== Provided data
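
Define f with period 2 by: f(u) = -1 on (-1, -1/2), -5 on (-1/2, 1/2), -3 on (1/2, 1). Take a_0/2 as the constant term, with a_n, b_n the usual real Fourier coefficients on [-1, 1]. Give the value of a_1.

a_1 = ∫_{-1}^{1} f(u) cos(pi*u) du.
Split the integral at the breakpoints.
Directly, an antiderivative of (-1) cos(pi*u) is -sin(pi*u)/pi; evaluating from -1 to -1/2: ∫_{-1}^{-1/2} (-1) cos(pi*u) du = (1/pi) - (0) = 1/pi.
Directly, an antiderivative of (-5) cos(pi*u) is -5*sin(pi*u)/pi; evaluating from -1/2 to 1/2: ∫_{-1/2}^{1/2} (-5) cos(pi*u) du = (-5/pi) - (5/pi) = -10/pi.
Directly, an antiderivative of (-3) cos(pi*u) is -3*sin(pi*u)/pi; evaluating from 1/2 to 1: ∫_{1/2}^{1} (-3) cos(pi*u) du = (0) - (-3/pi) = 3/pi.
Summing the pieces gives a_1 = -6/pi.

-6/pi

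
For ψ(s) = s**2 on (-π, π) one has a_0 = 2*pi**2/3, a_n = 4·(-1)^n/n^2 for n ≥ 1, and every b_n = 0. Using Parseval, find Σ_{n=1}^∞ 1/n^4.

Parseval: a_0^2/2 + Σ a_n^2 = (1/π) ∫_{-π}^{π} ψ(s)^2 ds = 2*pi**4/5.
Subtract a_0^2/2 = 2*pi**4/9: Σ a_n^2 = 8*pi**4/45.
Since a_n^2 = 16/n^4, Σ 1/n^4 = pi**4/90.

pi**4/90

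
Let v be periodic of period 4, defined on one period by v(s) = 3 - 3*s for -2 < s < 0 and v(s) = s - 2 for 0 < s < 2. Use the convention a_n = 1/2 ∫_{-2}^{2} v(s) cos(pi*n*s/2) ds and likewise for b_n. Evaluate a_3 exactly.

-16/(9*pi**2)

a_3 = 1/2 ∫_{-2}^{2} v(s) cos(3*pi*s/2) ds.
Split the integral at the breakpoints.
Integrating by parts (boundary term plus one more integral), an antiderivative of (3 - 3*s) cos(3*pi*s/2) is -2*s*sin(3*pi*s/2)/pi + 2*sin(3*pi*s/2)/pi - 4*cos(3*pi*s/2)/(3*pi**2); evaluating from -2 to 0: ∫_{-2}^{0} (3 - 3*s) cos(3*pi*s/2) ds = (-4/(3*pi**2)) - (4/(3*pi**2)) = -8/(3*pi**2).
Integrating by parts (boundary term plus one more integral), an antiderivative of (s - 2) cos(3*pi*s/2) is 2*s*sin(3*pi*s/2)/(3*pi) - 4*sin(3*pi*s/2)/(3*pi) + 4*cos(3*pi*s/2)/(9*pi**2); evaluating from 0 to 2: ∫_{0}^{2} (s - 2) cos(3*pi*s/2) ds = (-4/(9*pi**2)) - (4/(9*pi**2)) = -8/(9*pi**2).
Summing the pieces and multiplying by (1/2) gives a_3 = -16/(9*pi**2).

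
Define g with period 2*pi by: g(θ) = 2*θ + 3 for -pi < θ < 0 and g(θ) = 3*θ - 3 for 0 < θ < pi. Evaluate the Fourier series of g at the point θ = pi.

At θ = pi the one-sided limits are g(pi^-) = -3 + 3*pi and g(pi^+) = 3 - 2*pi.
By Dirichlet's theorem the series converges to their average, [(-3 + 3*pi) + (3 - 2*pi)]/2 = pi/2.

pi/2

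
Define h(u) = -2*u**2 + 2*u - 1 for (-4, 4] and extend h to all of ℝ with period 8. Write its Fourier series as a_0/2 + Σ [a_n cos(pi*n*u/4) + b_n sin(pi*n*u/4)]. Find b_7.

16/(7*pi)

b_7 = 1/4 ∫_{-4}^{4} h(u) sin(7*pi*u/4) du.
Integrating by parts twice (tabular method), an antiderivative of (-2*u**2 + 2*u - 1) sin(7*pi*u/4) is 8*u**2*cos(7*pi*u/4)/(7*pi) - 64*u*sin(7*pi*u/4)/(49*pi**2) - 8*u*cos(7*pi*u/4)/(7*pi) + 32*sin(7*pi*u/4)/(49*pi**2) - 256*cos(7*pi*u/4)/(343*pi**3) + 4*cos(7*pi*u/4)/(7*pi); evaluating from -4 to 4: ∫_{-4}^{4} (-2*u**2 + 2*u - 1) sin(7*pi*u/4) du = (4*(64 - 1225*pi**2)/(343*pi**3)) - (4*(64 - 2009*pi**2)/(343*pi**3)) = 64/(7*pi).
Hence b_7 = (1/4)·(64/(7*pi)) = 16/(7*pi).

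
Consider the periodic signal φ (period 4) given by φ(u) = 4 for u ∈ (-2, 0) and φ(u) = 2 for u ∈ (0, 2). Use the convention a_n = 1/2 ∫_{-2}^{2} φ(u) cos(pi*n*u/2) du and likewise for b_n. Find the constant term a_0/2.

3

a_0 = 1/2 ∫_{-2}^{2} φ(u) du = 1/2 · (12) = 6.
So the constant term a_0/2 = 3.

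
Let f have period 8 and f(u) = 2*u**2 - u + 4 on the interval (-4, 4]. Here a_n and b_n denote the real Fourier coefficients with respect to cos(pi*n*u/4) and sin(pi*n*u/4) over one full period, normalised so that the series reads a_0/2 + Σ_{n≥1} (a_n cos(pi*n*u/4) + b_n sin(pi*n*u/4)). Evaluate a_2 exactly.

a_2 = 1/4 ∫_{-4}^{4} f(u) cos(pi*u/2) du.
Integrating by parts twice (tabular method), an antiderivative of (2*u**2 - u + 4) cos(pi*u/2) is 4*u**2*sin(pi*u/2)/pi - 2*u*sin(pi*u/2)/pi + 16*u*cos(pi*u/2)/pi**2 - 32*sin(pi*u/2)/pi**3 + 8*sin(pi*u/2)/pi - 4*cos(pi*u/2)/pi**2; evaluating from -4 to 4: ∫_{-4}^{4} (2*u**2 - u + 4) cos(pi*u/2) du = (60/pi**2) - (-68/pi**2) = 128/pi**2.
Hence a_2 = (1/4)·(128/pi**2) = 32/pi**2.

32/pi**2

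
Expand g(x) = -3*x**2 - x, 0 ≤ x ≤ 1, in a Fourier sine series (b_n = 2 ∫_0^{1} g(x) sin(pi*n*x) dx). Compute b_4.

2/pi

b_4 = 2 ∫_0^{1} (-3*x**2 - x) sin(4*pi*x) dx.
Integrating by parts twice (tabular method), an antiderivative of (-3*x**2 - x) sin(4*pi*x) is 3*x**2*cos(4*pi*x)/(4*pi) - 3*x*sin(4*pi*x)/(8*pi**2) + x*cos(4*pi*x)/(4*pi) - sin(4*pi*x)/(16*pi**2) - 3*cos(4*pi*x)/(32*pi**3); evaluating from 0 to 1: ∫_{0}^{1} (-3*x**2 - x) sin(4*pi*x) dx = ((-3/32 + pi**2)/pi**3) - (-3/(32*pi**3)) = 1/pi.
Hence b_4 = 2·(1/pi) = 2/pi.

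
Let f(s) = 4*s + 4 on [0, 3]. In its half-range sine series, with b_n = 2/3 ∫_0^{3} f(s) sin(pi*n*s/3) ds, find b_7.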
====
*Problem details:* Every entry above should be written out again, precisely.

*Answer area:*
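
Define f with period 2 by: f(u) = -1 on (-1, -1/2), -5 on (-1/2, 1/2), -3 on (1/2, 1). Take a_0/2 as the constant term, with a_n, b_n the usual real Fourier coefficients on [-1, 1]. Give the value of a_1.

a_1 = ∫_{-1}^{1} f(u) cos(pi*u) du.
Split the integral at the breakpoints.
Directly, an antiderivative of (-1) cos(pi*u) is -sin(pi*u)/pi; evaluating from -1 to -1/2: ∫_{-1}^{-1/2} (-1) cos(pi*u) du = (1/pi) - (0) = 1/pi.
Directly, an antiderivative of (-5) cos(pi*u) is -5*sin(pi*u)/pi; evaluating from -1/2 to 1/2: ∫_{-1/2}^{1/2} (-5) cos(pi*u) du = (-5/pi) - (5/pi) = -10/pi.
Directly, an antiderivative of (-3) cos(pi*u) is -3*sin(pi*u)/pi; evaluating from 1/2 to 1: ∫_{1/2}^{1} (-3) cos(pi*u) du = (0) - (-3/pi) = 3/pi.
Summing the pieces gives a_1 = -6/pi.

-6/pi

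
For ψ(s) = s**2 on (-π, π) one has a_0 = 2*pi**2/3, a_n = 4·(-1)^n/n^2 for n ≥ 1, and every b_n = 0. Using Parseval, find Σ_{n=1}^∞ 1/n^4.

Parseval: a_0^2/2 + Σ a_n^2 = (1/π) ∫_{-π}^{π} ψ(s)^2 ds = 2*pi**4/5.
Subtract a_0^2/2 = 2*pi**4/9: Σ a_n^2 = 8*pi**4/45.
Since a_n^2 = 16/n^4, Σ 1/n^4 = pi**4/90.

pi**4/90

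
Let v be periodic of period 4, defined on one period by v(s) = 3 - 3*s for -2 < s < 0 and v(s) = s - 2 for 0 < s < 2. Use the convention a_n = 1/2 ∫_{-2}^{2} v(s) cos(pi*n*s/2) ds and likewise for b_n. Evaluate a_3 exactly.

-16/(9*pi**2)

a_3 = 1/2 ∫_{-2}^{2} v(s) cos(3*pi*s/2) ds.
Split the integral at the breakpoints.
Integrating by parts (boundary term plus one more integral), an antiderivative of (3 - 3*s) cos(3*pi*s/2) is -2*s*sin(3*pi*s/2)/pi + 2*sin(3*pi*s/2)/pi - 4*cos(3*pi*s/2)/(3*pi**2); evaluating from -2 to 0: ∫_{-2}^{0} (3 - 3*s) cos(3*pi*s/2) ds = (-4/(3*pi**2)) - (4/(3*pi**2)) = -8/(3*pi**2).
Integrating by parts (boundary term plus one more integral), an antiderivative of (s - 2) cos(3*pi*s/2) is 2*s*sin(3*pi*s/2)/(3*pi) - 4*sin(3*pi*s/2)/(3*pi) + 4*cos(3*pi*s/2)/(9*pi**2); evaluating from 0 to 2: ∫_{0}^{2} (s - 2) cos(3*pi*s/2) ds = (-4/(9*pi**2)) - (4/(9*pi**2)) = -8/(9*pi**2).
Summing the pieces and multiplying by (1/2) gives a_3 = -16/(9*pi**2).

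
Define g with period 2*pi by: g(θ) = 2*θ + 3 for -pi < θ < 0 and g(θ) = 3*θ - 3 for 0 < θ < pi. Evaluate the Fourier series of g at the point θ = pi.

At θ = pi the one-sided limits are g(pi^-) = -3 + 3*pi and g(pi^+) = 3 - 2*pi.
By Dirichlet's theorem the series converges to their average, [(-3 + 3*pi) + (3 - 2*pi)]/2 = pi/2.

pi/2

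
Define h(u) = -2*u**2 + 2*u - 1 for (-4, 4] and extend h to all of ℝ with period 8. Write its Fourier series as a_0/2 + Σ [a_n cos(pi*n*u/4) + b_n sin(pi*n*u/4)]. Find b_7.

16/(7*pi)

b_7 = 1/4 ∫_{-4}^{4} h(u) sin(7*pi*u/4) du.
Integrating by parts twice (tabular method), an antiderivative of (-2*u**2 + 2*u - 1) sin(7*pi*u/4) is 8*u**2*cos(7*pi*u/4)/(7*pi) - 64*u*sin(7*pi*u/4)/(49*pi**2) - 8*u*cos(7*pi*u/4)/(7*pi) + 32*sin(7*pi*u/4)/(49*pi**2) - 256*cos(7*pi*u/4)/(343*pi**3) + 4*cos(7*pi*u/4)/(7*pi); evaluating from -4 to 4: ∫_{-4}^{4} (-2*u**2 + 2*u - 1) sin(7*pi*u/4) du = (4*(64 - 1225*pi**2)/(343*pi**3)) - (4*(64 - 2009*pi**2)/(343*pi**3)) = 64/(7*pi).
Hence b_7 = (1/4)·(64/(7*pi)) = 16/(7*pi).

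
Consider the periodic signal φ (period 4) given by φ(u) = 4 for u ∈ (-2, 0) and φ(u) = 2 for u ∈ (0, 2). Use the convention a_n = 1/2 ∫_{-2}^{2} φ(u) cos(pi*n*u/2) du and likewise for b_n. Find the constant term a_0/2.

3

a_0 = 1/2 ∫_{-2}^{2} φ(u) du = 1/2 · (12) = 6.
So the constant term a_0/2 = 3.

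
Let f have period 8 and f(u) = 2*u**2 - u + 4 on the interval (-4, 4]. Here a_n and b_n denote the real Fourier coefficients with respect to cos(pi*n*u/4) and sin(pi*n*u/4) over one full period, normalised so that the series reads a_0/2 + Σ_{n≥1} (a_n cos(pi*n*u/4) + b_n sin(pi*n*u/4)). Evaluate a_2 exactly.

a_2 = 1/4 ∫_{-4}^{4} f(u) cos(pi*u/2) du.
Integrating by parts twice (tabular method), an antiderivative of (2*u**2 - u + 4) cos(pi*u/2) is 4*u**2*sin(pi*u/2)/pi - 2*u*sin(pi*u/2)/pi + 16*u*cos(pi*u/2)/pi**2 - 32*sin(pi*u/2)/pi**3 + 8*sin(pi*u/2)/pi - 4*cos(pi*u/2)/pi**2; evaluating from -4 to 4: ∫_{-4}^{4} (2*u**2 - u + 4) cos(pi*u/2) du = (60/pi**2) - (-68/pi**2) = 128/pi**2.
Hence a_2 = (1/4)·(128/pi**2) = 32/pi**2.

32/pi**2

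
Expand g(x) = -3*x**2 - x, 0 ≤ x ≤ 1, in a Fourier sine series (b_n = 2 ∫_0^{1} g(x) sin(pi*n*x) dx). Compute b_4.

2/pi

b_4 = 2 ∫_0^{1} (-3*x**2 - x) sin(4*pi*x) dx.
Integrating by parts twice (tabular method), an antiderivative of (-3*x**2 - x) sin(4*pi*x) is 3*x**2*cos(4*pi*x)/(4*pi) - 3*x*sin(4*pi*x)/(8*pi**2) + x*cos(4*pi*x)/(4*pi) - sin(4*pi*x)/(16*pi**2) - 3*cos(4*pi*x)/(32*pi**3); evaluating from 0 to 1: ∫_{0}^{1} (-3*x**2 - x) sin(4*pi*x) dx = ((-3/32 + pi**2)/pi**3) - (-3/(32*pi**3)) = 1/pi.
Hence b_4 = 2·(1/pi) = 2/pi.

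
Let f(s) = 4*s + 4 on [0, 3]. In its half-range sine series, with b_n = 2/3 ∫_0^{3} f(s) sin(pi*n*s/3) ds, find b_7.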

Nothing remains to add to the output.